**Directions for this task:**
In the records below, find the line with "Once the onsite" and the line with "On October 22, 1992, the"; return exactly those lines and every line between them.

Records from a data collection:
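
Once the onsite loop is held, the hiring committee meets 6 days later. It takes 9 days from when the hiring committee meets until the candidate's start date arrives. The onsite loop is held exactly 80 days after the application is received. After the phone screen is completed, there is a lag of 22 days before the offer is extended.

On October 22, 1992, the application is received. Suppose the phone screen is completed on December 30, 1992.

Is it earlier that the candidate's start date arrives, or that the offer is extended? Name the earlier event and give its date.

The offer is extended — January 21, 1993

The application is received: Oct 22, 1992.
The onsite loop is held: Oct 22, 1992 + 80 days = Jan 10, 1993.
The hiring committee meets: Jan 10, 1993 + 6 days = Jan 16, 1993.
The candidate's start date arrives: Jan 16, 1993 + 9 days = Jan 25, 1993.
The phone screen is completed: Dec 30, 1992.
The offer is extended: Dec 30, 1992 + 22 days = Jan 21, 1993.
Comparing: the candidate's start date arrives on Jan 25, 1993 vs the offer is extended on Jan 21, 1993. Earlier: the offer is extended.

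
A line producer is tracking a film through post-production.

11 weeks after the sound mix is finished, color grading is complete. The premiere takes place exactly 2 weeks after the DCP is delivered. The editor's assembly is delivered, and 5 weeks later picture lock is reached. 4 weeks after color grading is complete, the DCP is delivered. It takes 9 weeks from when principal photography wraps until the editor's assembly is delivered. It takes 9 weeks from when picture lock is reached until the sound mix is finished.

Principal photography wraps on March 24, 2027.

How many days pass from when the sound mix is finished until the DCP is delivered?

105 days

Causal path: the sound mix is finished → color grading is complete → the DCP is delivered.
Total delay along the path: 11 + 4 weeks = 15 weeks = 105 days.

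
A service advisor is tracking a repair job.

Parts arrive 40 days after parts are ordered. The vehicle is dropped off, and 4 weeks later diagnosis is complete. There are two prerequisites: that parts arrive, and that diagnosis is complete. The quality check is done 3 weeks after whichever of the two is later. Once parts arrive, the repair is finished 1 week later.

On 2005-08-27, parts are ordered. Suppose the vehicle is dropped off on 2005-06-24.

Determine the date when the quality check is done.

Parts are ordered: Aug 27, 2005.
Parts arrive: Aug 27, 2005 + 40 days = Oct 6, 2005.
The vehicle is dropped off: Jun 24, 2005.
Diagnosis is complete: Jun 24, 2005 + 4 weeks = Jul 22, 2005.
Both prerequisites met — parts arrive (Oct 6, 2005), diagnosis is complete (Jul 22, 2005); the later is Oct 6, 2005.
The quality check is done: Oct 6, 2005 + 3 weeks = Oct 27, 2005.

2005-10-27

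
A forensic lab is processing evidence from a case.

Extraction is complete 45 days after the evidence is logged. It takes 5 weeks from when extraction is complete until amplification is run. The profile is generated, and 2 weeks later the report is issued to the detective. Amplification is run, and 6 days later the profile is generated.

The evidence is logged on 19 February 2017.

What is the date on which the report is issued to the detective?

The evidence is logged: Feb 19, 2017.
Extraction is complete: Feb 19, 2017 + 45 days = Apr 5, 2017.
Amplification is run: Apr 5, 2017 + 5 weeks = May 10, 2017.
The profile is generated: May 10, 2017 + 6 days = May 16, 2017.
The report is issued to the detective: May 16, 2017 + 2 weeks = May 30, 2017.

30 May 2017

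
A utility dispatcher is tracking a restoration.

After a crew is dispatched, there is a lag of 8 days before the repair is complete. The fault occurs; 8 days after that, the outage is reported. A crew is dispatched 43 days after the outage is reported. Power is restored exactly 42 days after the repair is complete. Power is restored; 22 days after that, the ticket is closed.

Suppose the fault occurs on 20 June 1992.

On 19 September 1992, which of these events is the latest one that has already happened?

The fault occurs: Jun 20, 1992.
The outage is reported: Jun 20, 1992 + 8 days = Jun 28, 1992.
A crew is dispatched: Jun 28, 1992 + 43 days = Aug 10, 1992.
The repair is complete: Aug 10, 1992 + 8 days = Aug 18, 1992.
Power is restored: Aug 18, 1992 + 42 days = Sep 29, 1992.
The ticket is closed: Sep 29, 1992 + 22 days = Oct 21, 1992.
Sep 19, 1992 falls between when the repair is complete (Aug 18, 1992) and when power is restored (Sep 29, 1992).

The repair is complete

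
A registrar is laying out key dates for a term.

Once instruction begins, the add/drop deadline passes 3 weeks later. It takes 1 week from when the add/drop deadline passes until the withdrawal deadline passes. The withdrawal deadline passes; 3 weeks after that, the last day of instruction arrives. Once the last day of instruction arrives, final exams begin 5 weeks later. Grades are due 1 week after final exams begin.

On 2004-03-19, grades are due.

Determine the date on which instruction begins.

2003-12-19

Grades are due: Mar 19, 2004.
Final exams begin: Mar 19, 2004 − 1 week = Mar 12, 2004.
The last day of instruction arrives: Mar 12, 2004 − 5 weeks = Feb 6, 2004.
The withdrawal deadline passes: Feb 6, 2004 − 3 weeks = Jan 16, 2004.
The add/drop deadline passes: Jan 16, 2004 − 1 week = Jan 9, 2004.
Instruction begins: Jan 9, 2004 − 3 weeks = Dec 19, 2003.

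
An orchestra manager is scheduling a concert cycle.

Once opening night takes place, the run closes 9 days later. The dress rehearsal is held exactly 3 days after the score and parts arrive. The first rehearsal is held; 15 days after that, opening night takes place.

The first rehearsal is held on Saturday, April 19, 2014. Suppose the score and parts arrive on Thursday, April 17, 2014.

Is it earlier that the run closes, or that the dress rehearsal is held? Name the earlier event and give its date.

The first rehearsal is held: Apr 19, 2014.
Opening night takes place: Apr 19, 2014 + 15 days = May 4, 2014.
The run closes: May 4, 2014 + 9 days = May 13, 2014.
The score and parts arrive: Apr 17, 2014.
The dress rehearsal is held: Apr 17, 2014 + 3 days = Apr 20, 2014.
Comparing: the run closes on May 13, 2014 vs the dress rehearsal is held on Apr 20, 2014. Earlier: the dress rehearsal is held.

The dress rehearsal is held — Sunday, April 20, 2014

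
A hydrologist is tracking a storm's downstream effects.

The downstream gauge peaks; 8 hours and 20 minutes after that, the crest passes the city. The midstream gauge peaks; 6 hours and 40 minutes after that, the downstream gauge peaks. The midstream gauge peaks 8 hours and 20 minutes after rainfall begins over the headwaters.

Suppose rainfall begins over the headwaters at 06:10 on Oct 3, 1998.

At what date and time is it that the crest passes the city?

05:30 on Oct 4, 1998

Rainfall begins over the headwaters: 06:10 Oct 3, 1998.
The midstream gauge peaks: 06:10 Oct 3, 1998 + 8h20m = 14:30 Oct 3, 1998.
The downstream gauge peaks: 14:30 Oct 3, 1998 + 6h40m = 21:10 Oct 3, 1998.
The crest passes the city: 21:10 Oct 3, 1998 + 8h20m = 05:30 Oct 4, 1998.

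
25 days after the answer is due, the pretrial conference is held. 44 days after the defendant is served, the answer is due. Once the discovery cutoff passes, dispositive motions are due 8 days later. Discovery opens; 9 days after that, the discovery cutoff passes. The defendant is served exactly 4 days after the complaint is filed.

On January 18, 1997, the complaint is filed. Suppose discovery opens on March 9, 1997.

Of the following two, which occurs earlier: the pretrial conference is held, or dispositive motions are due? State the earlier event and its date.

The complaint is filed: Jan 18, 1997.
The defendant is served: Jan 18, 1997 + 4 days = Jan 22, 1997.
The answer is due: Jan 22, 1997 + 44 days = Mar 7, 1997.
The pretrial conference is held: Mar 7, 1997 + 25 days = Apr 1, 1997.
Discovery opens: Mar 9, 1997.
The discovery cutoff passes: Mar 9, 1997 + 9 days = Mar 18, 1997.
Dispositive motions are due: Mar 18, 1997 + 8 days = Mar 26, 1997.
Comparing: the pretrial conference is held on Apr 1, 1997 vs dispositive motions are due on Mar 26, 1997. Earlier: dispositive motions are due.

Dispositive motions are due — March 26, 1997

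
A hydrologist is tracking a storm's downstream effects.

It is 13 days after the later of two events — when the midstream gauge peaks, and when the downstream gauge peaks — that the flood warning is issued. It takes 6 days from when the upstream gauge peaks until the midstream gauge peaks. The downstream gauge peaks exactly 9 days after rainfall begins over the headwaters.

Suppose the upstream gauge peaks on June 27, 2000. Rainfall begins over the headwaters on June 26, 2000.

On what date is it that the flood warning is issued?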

* * *

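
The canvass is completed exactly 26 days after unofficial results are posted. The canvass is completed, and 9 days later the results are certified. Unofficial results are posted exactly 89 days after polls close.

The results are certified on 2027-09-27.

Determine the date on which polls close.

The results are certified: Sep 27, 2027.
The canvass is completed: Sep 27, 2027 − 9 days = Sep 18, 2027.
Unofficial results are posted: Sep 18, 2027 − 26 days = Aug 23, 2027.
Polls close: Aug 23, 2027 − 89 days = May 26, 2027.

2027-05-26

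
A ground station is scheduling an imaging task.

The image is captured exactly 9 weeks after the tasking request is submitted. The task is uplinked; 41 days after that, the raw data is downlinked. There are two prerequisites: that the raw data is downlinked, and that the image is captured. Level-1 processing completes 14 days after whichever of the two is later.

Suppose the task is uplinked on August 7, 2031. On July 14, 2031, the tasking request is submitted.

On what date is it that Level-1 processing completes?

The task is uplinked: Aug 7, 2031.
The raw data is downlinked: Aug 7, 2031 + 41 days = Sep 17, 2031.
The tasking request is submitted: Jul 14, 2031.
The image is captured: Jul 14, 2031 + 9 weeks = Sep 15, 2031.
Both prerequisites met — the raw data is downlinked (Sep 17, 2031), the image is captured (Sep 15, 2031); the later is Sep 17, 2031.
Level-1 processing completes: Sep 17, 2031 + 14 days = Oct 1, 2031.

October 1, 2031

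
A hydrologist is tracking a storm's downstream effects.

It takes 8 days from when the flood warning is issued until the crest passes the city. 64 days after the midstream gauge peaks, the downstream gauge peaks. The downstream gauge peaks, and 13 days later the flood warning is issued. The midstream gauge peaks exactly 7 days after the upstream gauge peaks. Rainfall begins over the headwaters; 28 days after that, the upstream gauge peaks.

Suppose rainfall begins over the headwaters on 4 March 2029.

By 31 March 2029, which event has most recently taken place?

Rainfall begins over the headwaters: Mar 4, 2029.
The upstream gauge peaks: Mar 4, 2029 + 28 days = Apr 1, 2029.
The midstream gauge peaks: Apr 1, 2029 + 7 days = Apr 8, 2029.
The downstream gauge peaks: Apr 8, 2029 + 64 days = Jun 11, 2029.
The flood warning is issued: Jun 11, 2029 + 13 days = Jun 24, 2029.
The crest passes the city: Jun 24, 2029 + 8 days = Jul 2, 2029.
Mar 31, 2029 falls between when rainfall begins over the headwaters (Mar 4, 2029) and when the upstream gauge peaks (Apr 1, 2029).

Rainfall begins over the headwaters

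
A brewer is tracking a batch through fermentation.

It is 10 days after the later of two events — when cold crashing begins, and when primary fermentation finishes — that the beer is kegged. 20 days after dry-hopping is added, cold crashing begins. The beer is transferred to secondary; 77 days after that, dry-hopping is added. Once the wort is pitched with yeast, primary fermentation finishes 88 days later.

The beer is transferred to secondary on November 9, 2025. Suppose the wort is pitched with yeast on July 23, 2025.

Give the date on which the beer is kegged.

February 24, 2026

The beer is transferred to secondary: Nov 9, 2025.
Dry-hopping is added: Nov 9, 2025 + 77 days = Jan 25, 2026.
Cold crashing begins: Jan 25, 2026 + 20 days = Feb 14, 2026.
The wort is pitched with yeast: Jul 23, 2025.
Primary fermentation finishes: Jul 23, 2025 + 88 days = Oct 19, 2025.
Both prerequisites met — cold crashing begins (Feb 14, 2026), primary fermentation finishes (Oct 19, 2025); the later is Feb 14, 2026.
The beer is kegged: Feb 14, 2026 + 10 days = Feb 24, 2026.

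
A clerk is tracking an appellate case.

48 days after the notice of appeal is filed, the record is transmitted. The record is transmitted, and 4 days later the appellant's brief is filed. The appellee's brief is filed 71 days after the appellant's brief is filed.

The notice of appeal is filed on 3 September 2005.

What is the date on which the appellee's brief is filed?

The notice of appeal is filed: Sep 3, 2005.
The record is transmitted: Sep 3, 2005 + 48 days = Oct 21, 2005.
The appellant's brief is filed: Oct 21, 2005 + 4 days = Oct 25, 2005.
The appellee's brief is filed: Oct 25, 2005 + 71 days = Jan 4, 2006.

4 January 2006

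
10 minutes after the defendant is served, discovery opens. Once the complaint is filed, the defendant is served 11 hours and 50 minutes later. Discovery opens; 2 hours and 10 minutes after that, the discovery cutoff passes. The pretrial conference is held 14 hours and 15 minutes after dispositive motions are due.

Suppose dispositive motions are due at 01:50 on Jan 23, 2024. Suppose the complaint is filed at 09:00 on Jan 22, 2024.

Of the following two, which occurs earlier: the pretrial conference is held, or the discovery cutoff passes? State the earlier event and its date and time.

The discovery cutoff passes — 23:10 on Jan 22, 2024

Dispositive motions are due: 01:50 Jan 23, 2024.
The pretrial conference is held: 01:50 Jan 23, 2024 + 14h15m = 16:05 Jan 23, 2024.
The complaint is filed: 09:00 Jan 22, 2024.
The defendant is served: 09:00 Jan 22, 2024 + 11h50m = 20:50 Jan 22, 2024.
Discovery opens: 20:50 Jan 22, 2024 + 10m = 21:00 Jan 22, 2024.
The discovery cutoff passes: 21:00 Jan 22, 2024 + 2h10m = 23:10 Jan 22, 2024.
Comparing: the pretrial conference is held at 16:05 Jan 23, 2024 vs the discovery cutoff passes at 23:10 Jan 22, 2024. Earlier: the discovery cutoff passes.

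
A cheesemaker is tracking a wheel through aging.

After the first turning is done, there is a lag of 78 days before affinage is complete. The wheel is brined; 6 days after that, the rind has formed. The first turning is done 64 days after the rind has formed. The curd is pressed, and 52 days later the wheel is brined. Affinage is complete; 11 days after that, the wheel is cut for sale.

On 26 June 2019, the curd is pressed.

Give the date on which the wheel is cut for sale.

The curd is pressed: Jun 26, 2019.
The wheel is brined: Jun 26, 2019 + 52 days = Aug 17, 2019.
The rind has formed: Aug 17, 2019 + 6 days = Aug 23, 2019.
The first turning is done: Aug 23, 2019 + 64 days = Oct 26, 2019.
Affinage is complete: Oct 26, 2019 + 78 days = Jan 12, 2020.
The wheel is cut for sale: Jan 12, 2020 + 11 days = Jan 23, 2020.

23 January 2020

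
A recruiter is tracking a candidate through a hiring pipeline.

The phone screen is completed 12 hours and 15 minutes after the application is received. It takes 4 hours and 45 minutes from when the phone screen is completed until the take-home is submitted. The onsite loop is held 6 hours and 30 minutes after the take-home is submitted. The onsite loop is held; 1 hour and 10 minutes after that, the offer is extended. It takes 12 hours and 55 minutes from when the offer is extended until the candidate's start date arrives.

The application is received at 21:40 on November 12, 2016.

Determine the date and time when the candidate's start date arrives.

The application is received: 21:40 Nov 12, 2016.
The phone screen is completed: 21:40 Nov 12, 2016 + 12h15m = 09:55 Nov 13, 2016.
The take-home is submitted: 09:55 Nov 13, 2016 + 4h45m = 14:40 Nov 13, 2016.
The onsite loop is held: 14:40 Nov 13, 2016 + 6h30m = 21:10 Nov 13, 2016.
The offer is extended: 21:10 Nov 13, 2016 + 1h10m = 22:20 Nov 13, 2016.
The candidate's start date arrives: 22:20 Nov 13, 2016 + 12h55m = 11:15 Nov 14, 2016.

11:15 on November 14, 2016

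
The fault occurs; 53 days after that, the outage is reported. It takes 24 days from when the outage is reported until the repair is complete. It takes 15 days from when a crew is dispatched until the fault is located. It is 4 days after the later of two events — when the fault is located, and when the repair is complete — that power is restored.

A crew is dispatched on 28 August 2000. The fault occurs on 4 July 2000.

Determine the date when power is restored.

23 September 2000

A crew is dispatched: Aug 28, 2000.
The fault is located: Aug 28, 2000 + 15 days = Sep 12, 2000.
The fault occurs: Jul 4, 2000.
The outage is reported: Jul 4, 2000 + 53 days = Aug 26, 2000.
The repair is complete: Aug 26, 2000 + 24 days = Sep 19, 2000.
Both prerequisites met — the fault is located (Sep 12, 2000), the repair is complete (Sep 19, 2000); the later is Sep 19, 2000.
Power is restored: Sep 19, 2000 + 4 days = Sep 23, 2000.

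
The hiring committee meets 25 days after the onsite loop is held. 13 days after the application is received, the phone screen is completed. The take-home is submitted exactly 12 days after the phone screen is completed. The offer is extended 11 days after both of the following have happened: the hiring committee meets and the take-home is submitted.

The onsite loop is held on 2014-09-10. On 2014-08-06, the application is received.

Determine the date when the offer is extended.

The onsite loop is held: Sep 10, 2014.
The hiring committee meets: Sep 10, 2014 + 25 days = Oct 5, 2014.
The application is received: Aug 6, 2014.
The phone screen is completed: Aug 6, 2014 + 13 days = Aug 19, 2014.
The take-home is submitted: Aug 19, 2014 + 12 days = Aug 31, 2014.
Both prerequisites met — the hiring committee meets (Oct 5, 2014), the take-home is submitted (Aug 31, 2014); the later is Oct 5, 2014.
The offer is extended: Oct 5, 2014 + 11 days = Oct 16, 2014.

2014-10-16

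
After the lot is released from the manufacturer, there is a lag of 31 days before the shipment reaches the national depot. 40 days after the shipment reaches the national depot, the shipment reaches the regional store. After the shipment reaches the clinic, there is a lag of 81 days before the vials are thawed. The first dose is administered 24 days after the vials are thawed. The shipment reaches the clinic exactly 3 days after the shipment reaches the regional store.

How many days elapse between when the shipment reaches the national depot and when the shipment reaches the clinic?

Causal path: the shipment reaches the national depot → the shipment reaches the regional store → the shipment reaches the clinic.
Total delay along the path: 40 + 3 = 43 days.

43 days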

**Result for this task:**
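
Once the onsite loop is held, the hiring committee meets 6 days later. It takes 9 days from when the hiring committee meets until the candidate's start date arrives. The onsite loop is held exactly 80 days after the application is received. After the phone screen is completed, there is a lag of 22 days before the offer is extended.

On October 22, 1992, the application is received. Suppose the phone screen is completed on December 30, 1992.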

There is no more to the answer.